Data entries
[Start of Attachment]

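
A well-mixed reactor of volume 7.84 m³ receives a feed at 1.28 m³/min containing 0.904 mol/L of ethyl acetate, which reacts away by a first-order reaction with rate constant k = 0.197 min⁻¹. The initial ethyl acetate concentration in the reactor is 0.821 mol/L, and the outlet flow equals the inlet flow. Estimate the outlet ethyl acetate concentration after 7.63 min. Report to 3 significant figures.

V dC/dt = Q(C_in − C) − k V C.
This is linear with rate a = Q/V + k = 0.36027 min⁻¹.
C_ss = Q C_in/(Q + kV) = 0.40968 mol/L; C(t) = C_ss + (C₀ − C_ss) e^(−a t).
C(7.63) = 0.40968 + (0.41132)·e^(−0.36027·7.63) = 0.40968 + (0.41132)·0.064003 = 0.43600 mol/L.

0.436 mol/L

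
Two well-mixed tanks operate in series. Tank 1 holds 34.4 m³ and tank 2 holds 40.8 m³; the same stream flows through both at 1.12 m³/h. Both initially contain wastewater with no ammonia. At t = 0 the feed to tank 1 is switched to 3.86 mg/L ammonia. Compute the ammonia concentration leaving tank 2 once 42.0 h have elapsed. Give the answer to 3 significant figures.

Each tank obeys Vᵢ dCᵢ/dt = Q(Cᵢ₋₁ − Cᵢ), so τᵢ = Vᵢ/Q.
τ₁ = 34.4/1.12 = 30.714 h; τ₂ = 40.8/1.12 = 36.429 h.
Solving the cascade with C₁(0)=C₂(0)=0 gives C₂(t) = C_in[1 − (τ₁ e^(−t/τ₁) − τ₂ e^(−t/τ₂))/(τ₁ − τ₂)].
At t = 42.0: e^(−t/τ₁) = 0.25476, e^(−t/τ₂) = 0.31571.
C₂ = 3.86·[1 − (30.714·0.25476 − 36.429·0.31571)/(-5.7143)] = 3.86·0.35669 = 1.3768 mg/L.

1.38 mg/L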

[End of Attachment]

**Task details**:
A verbatim copy of every entry is needed.

**Result**:
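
A well-mixed reactor of volume 7.84 m³ receives a feed at 1.28 m³/min containing 0.904 mol/L of ethyl acetate, which reacts away by a first-order reaction with rate constant k = 0.197 min⁻¹. The initial ethyl acetate concentration in the reactor is 0.821 mol/L, and the outlet flow equals the inlet flow. Estimate the outlet ethyl acetate concentration after 7.63 min. Report to 3 significant figures.

V dC/dt = Q(C_in − C) − k V C.
This is linear with rate a = Q/V + k = 0.36027 min⁻¹.
C_ss = Q C_in/(Q + kV) = 0.40968 mol/L; C(t) = C_ss + (C₀ − C_ss) e^(−a t).
C(7.63) = 0.40968 + (0.41132)·e^(−0.36027·7.63) = 0.40968 + (0.41132)·0.064003 = 0.43600 mol/L.

0.436 mol/L

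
Two well-mixed tanks operate in series. Tank 1 holds 34.4 m³ and tank 2 holds 40.8 m³; the same stream flows through both at 1.12 m³/h. Both initially contain wastewater with no ammonia. At t = 0 the feed to tank 1 is switched to 3.86 mg/L ammonia. Compute the ammonia concentration leaving tank 2 once 42.0 h have elapsed. Give the answer to 3 significant figures.

Each tank obeys Vᵢ dCᵢ/dt = Q(Cᵢ₋₁ − Cᵢ), so τᵢ = Vᵢ/Q.
τ₁ = 34.4/1.12 = 30.714 h; τ₂ = 40.8/1.12 = 36.429 h.
Solving the cascade with C₁(0)=C₂(0)=0 gives C₂(t) = C_in[1 − (τ₁ e^(−t/τ₁) − τ₂ e^(−t/τ₂))/(τ₁ − τ₂)].
At t = 42.0: e^(−t/τ₁) = 0.25476, e^(−t/τ₂) = 0.31571.
C₂ = 3.86·[1 − (30.714·0.25476 − 36.429·0.31571)/(-5.7143)] = 3.86·0.35669 = 1.3768 mg/L.

1.38 mg/L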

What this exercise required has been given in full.